## PROVIDED ENTRIES
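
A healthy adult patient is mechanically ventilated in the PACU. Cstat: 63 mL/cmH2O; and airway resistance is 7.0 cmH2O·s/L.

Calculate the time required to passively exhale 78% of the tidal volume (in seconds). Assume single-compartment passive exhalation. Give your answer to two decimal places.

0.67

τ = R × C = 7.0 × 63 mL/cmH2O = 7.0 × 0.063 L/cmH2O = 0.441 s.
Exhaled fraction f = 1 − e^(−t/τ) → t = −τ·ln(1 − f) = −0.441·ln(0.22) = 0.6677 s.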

## PROBLEM
Every record should be given again exactly.

## REPLY
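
A healthy adult patient is mechanically ventilated in the PACU. Cstat: 63 mL/cmH2O; and airway resistance is 7.0 cmH2O·s/L.

Calculate the time required to passively exhale 78% of the tidal volume (in seconds). Assume single-compartment passive exhalation. Give your answer to two decimal places.

0.67

τ = R × C = 7.0 × 63 mL/cmH2O = 7.0 × 0.063 L/cmH2O = 0.441 s.
Exhaled fraction f = 1 − e^(−t/τ) → t = −τ·ln(1 − f) = −0.441·ln(0.22) = 0.6677 s.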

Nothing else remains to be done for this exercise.